Data:
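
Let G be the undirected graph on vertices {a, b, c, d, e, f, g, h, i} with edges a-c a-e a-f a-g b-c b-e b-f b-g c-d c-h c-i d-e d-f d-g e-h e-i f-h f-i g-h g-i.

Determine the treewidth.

A width-4 tree decomposition is:
Bags: B1 = {c, e, f, g, h}  B2 = {c, e, f, g, i}  B3 = {a, c, e, f, g}  B4 = {b, c, e, f, g}  B5 = {c, d, e, f, g}
Tree: B1–B2, B2–B3, B3–B4, B4–B5
Each bag holds 5 vertices, so the decomposition has width 4, which upper-bounds the treewidth. For the lower bound: the 5 vertex sets {f,h}, {g,i}, {a,c}, {e}, {b} are disjoint, each induces a connected subgraph, and every pair is joined by at least one edge of G. Contracting each set to a single vertex therefore yields K_{5} as a minor, and since treewidth is minor-monotone, tw(G) ≥ tw(K_{5}) = 4. The upper and lower bounds meet at 4, so that is the treewidth.

4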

What this task involves: Repeat the data in full, keeping each word exactly as it is.

Solution:
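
Let G be the undirected graph on vertices {a, b, c, d, e, f, g, h, i} with edges a-c a-e a-f a-g b-c b-e b-f b-g c-d c-h c-i d-e d-f d-g e-h e-i f-h f-i g-h g-i.

Determine the treewidth.

A width-4 tree decomposition is:
Bags: B1 = {c, e, f, g, h}  B2 = {c, e, f, g, i}  B3 = {a, c, e, f, g}  B4 = {b, c, e, f, g}  B5 = {c, d, e, f, g}
Tree: B1–B2, B2–B3, B3–B4, B4–B5
Each bag holds 5 vertices, so the decomposition has width 4, which upper-bounds the treewidth. For the lower bound: the 5 vertex sets {f,h}, {g,i}, {a,c}, {e}, {b} are disjoint, each induces a connected subgraph, and every pair is joined by at least one edge of G. Contracting each set to a single vertex therefore yields K_{5} as a minor, and since treewidth is minor-monotone, tw(G) ≥ tw(K_{5}) = 4. The upper and lower bounds meet at 4, so that is the treewidth.

4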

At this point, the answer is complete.